Top of Source records

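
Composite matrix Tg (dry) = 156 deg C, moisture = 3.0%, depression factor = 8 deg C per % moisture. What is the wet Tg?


Tg_wet = Tg_dry - k*moisture = 156 - 8*3.0 = 132.0 deg C

132.0 deg C


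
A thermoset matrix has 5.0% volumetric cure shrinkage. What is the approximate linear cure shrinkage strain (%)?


Linear shrinkage ≈ vol_shrink/3 = 5.0/3 = 1.667%

1.667%


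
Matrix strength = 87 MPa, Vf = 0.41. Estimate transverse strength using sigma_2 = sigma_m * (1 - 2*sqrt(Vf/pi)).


factor = 1 - 2*sqrt(0.41/pi) = 0.2775
sigma_2 = 87 * 0.2775 = 24.14 MPa

24.14 MPa


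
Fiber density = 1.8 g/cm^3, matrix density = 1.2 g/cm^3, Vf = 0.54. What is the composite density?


rho_c = rho_f*Vf + rho_m*(1-Vf) = 1.8*0.54 + 1.2*0.46 = 1.524 g/cm^3

1.524 g/cm^3


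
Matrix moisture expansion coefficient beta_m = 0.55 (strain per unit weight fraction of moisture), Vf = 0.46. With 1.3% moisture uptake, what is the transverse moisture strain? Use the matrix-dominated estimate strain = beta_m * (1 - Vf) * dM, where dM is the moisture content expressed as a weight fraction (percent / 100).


dM = 1.3/100 = 0.013
strain = beta_m * (1-Vf) * dM = 0.55 * 0.54 * 0.013 = 0.003861

0.003861


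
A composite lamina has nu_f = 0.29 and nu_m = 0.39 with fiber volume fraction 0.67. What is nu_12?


nu_12 = nu_f*Vf + nu_m*(1-Vf) = 0.29*0.67 + 0.39*0.33 = 0.323

0.323


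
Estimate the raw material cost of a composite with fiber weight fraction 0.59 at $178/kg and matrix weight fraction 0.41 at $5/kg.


Cost = cost_f*Wf + cost_m*Wm = 178*0.59 + 5*0.41 = $107.07/kg

$107.07/kg


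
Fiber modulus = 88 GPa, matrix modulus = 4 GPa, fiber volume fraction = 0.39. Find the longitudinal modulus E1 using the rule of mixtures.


E1 = Ef*Vf + Em*(1-Vf) = 88*0.39 + 4*0.61 = 36.76 GPa

36.76 GPa


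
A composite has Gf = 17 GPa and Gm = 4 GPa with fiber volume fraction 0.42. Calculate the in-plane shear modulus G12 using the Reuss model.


1/G12 = Vf/Gf + (1-Vf)/Gm = 0.42/17 + 0.58/4
G12 = 5.89 GPa

5.89 GPa


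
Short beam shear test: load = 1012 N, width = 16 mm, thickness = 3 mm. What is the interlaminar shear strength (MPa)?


ILSS = 3F/(4bh) = 3*1012/(4*16*3) = 15.81 MPa

15.81 MPa


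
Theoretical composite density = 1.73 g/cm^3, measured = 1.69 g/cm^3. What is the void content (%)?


Void% = (rho_theo - rho_actual)/rho_theo * 100 = (1.73 - 1.69)/1.73 * 100 = 2.31%

2.31%


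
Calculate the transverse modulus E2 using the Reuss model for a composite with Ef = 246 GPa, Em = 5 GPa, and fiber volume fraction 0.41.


1/E2 = Vf/Ef + (1-Vf)/Em = 0.41/246 + 0.59/5
E2 = 8.36 GPa

8.36 GPa


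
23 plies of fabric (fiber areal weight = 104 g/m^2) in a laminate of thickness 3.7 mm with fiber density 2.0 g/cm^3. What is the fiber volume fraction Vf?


Vf = n * FAW / (rho_f * h * 1000) = 23 * 104 / (2.0 * 3.7 * 1000) = 0.3232

0.3232


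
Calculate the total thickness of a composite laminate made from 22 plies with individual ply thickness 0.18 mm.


h = n * t_ply = 22 * 0.18 = 3.96 mm

3.96 mm


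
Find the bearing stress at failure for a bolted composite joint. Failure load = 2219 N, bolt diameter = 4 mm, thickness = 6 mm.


sigma_br = F/(d*h) = 2219/(4*6) = 92.5 MPa

92.5 MPa


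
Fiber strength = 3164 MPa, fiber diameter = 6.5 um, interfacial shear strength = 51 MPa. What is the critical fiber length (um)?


Lc = sigma_f * d / (2 * tau_i) = 3164 * 6.5 / (2 * 51) = 201.6 um

201.6 um


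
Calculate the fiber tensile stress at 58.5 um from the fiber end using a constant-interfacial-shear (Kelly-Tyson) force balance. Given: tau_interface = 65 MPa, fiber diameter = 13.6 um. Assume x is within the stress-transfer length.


Force balance: sigma_f * (pi*d^2/4) = tau * (pi*d) * x  ->  sigma_f = 4 * tau * x / d
sigma_f = 4 * 65 * 58.5 / 13.6 = 1118.4 MPa

1118.4 MPa


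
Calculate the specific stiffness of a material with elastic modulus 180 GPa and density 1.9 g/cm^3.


Specific stiffness = E/rho = 180/1.9 = 94.7 GPa/(g/cm^3)

94.7 GPa/(g/cm^3)


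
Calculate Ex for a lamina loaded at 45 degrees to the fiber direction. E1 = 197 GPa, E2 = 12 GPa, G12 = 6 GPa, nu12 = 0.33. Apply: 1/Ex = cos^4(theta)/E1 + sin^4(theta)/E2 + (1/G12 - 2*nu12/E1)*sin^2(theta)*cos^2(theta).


cos^4(45) = 0.25, sin^4(45) = 0.25, sin^2(45)*cos^2(45) = 0.25
1/G12 - 2*nu12/E1 = 1/6 - 2*0.33/197 = 0.163316 GPa^-1
1/Ex = 0.25/197 + 0.25/12 + 0.163316*0.25 = 0.0629315 GPa^-1
Ex = 15.89 GPa

15.89 GPa


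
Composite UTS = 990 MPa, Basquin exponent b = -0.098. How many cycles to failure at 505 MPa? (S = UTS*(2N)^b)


N = 0.5 * (S/UTS)^(1/b) = 0.5 * (505/990)^(1/-0.098) = 480.9170 cycles

480.9170 cycles


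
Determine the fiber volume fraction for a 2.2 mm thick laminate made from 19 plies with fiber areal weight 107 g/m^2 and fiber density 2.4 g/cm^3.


Vf = n * FAW / (rho_f * h * 1000) = 19 * 107 / (2.4 * 2.2 * 1000) = 0.385

0.385


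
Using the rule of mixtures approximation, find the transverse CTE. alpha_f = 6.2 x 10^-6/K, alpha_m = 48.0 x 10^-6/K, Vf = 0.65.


alpha_2 = alpha_f*Vf + alpha_m*(1-Vf) = 6.2*0.65 + 48.0*0.35 = 20.8 x 10^-6/K

20.8 x 10^-6/K


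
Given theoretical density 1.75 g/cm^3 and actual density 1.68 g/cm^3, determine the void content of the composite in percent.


Void% = (rho_theo - rho_actual)/rho_theo * 100 = (1.75 - 1.68)/1.75 * 100 = 4.0%

4.0%


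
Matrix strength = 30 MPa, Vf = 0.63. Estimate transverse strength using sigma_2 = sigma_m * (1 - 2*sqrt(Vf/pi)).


factor = 1 - 2*sqrt(0.63/pi) = 0.1044
sigma_2 = 30 * 0.1044 = 3.13 MPa

3.13 MPa


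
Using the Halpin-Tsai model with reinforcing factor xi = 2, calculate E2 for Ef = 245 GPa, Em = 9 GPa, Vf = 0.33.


eta = (Ef/Em - 1)/(Ef/Em + xi) = (27.2222 - 1)/(27.2222 + 2) = 0.8973
E2 = Em*(1+xi*eta*Vf)/(1-eta*Vf) = 20.36 GPa

20.36 GPa


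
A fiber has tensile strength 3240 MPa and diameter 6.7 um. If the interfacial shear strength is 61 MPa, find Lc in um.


Lc = sigma_f * d / (2 * tau_i) = 3240 * 6.7 / (2 * 61) = 177.9 um

177.9 um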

Bottom of Source records

Return the listing above in its entirety, word for word.

• _Written reply_
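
Composite matrix Tg (dry) = 156 deg C, moisture = 3.0%, depression factor = 8 deg C per % moisture. What is the wet Tg?


Tg_wet = Tg_dry - k*moisture = 156 - 8*3.0 = 132.0 deg C

132.0 deg C


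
A thermoset matrix has 5.0% volumetric cure shrinkage. What is the approximate linear cure shrinkage strain (%)?


Linear shrinkage ≈ vol_shrink/3 = 5.0/3 = 1.667%

1.667%


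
Matrix strength = 87 MPa, Vf = 0.41. Estimate transverse strength using sigma_2 = sigma_m * (1 - 2*sqrt(Vf/pi)).


factor = 1 - 2*sqrt(0.41/pi) = 0.2775
sigma_2 = 87 * 0.2775 = 24.14 MPa

24.14 MPa


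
Fiber density = 1.8 g/cm^3, matrix density = 1.2 g/cm^3, Vf = 0.54. What is the composite density?


rho_c = rho_f*Vf + rho_m*(1-Vf) = 1.8*0.54 + 1.2*0.46 = 1.524 g/cm^3

1.524 g/cm^3


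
Matrix moisture expansion coefficient beta_m = 0.55 (strain per unit weight fraction of moisture), Vf = 0.46. With 1.3% moisture uptake, what is the transverse moisture strain? Use the matrix-dominated estimate strain = beta_m * (1 - Vf) * dM, where dM is the moisture content expressed as a weight fraction (percent / 100).


dM = 1.3/100 = 0.013
strain = beta_m * (1-Vf) * dM = 0.55 * 0.54 * 0.013 = 0.003861

0.003861


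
A composite lamina has nu_f = 0.29 and nu_m = 0.39 with fiber volume fraction 0.67. What is nu_12?


nu_12 = nu_f*Vf + nu_m*(1-Vf) = 0.29*0.67 + 0.39*0.33 = 0.323

0.323


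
Estimate the raw material cost of a composite with fiber weight fraction 0.59 at $178/kg and matrix weight fraction 0.41 at $5/kg.


Cost = cost_f*Wf + cost_m*Wm = 178*0.59 + 5*0.41 = $107.07/kg

$107.07/kg


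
Fiber modulus = 88 GPa, matrix modulus = 4 GPa, fiber volume fraction = 0.39. Find the longitudinal modulus E1 using the rule of mixtures.


E1 = Ef*Vf + Em*(1-Vf) = 88*0.39 + 4*0.61 = 36.76 GPa

36.76 GPa


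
A composite has Gf = 17 GPa and Gm = 4 GPa with fiber volume fraction 0.42. Calculate the in-plane shear modulus G12 using the Reuss model.


1/G12 = Vf/Gf + (1-Vf)/Gm = 0.42/17 + 0.58/4
G12 = 5.89 GPa

5.89 GPa


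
Short beam shear test: load = 1012 N, width = 16 mm, thickness = 3 mm. What is the interlaminar shear strength (MPa)?


ILSS = 3F/(4bh) = 3*1012/(4*16*3) = 15.81 MPa

15.81 MPa


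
Theoretical composite density = 1.73 g/cm^3, measured = 1.69 g/cm^3. What is the void content (%)?


Void% = (rho_theo - rho_actual)/rho_theo * 100 = (1.73 - 1.69)/1.73 * 100 = 2.31%

2.31%


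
Calculate the transverse modulus E2 using the Reuss model for a composite with Ef = 246 GPa, Em = 5 GPa, and fiber volume fraction 0.41.


1/E2 = Vf/Ef + (1-Vf)/Em = 0.41/246 + 0.59/5
E2 = 8.36 GPa

8.36 GPa


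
23 plies of fabric (fiber areal weight = 104 g/m^2) in a laminate of thickness 3.7 mm with fiber density 2.0 g/cm^3. What is the fiber volume fraction Vf?


Vf = n * FAW / (rho_f * h * 1000) = 23 * 104 / (2.0 * 3.7 * 1000) = 0.3232

0.3232


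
Calculate the total thickness of a composite laminate made from 22 plies with individual ply thickness 0.18 mm.


h = n * t_ply = 22 * 0.18 = 3.96 mm

3.96 mm


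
Find the bearing stress at failure for a bolted composite joint. Failure load = 2219 N, bolt diameter = 4 mm, thickness = 6 mm.


sigma_br = F/(d*h) = 2219/(4*6) = 92.5 MPa

92.5 MPa


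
Fiber strength = 3164 MPa, fiber diameter = 6.5 um, interfacial shear strength = 51 MPa. What is the critical fiber length (um)?


Lc = sigma_f * d / (2 * tau_i) = 3164 * 6.5 / (2 * 51) = 201.6 um

201.6 um


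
Calculate the fiber tensile stress at 58.5 um from the fiber end using a constant-interfacial-shear (Kelly-Tyson) force balance. Given: tau_interface = 65 MPa, fiber diameter = 13.6 um. Assume x is within the stress-transfer length.


Force balance: sigma_f * (pi*d^2/4) = tau * (pi*d) * x  ->  sigma_f = 4 * tau * x / d
sigma_f = 4 * 65 * 58.5 / 13.6 = 1118.4 MPa

1118.4 MPa


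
Calculate the specific stiffness of a material with elastic modulus 180 GPa and density 1.9 g/cm^3.


Specific stiffness = E/rho = 180/1.9 = 94.7 GPa/(g/cm^3)

94.7 GPa/(g/cm^3)


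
Calculate Ex for a lamina loaded at 45 degrees to the fiber direction. E1 = 197 GPa, E2 = 12 GPa, G12 = 6 GPa, nu12 = 0.33. Apply: 1/Ex = cos^4(theta)/E1 + sin^4(theta)/E2 + (1/G12 - 2*nu12/E1)*sin^2(theta)*cos^2(theta).


cos^4(45) = 0.25, sin^4(45) = 0.25, sin^2(45)*cos^2(45) = 0.25
1/G12 - 2*nu12/E1 = 1/6 - 2*0.33/197 = 0.163316 GPa^-1
1/Ex = 0.25/197 + 0.25/12 + 0.163316*0.25 = 0.0629315 GPa^-1
Ex = 15.89 GPa

15.89 GPa


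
Composite UTS = 990 MPa, Basquin exponent b = -0.098. How many cycles to failure at 505 MPa? (S = UTS*(2N)^b)


N = 0.5 * (S/UTS)^(1/b) = 0.5 * (505/990)^(1/-0.098) = 480.9170 cycles

480.9170 cycles


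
Determine the fiber volume fraction for a 2.2 mm thick laminate made from 19 plies with fiber areal weight 107 g/m^2 and fiber density 2.4 g/cm^3.


Vf = n * FAW / (rho_f * h * 1000) = 19 * 107 / (2.4 * 2.2 * 1000) = 0.385

0.385


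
Using the rule of mixtures approximation, find the transverse CTE. alpha_f = 6.2 x 10^-6/K, alpha_m = 48.0 x 10^-6/K, Vf = 0.65.


alpha_2 = alpha_f*Vf + alpha_m*(1-Vf) = 6.2*0.65 + 48.0*0.35 = 20.8 x 10^-6/K

20.8 x 10^-6/K


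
Given theoretical density 1.75 g/cm^3 and actual density 1.68 g/cm^3, determine the void content of the composite in percent.


Void% = (rho_theo - rho_actual)/rho_theo * 100 = (1.75 - 1.68)/1.75 * 100 = 4.0%

4.0%


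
Matrix strength = 30 MPa, Vf = 0.63. Estimate transverse strength using sigma_2 = sigma_m * (1 - 2*sqrt(Vf/pi)).


factor = 1 - 2*sqrt(0.63/pi) = 0.1044
sigma_2 = 30 * 0.1044 = 3.13 MPa

3.13 MPa


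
Using the Halpin-Tsai model with reinforcing factor xi = 2, calculate E2 for Ef = 245 GPa, Em = 9 GPa, Vf = 0.33.


eta = (Ef/Em - 1)/(Ef/Em + xi) = (27.2222 - 1)/(27.2222 + 2) = 0.8973
E2 = Em*(1+xi*eta*Vf)/(1-eta*Vf) = 20.36 GPa

20.36 GPa


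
A fiber has tensile strength 3240 MPa and diameter 6.7 um. If the interfacial shear strength is 61 MPa, find Lc in um.


Lc = sigma_f * d / (2 * tau_i) = 3240 * 6.7 / (2 * 61) = 177.9 um

177.9 um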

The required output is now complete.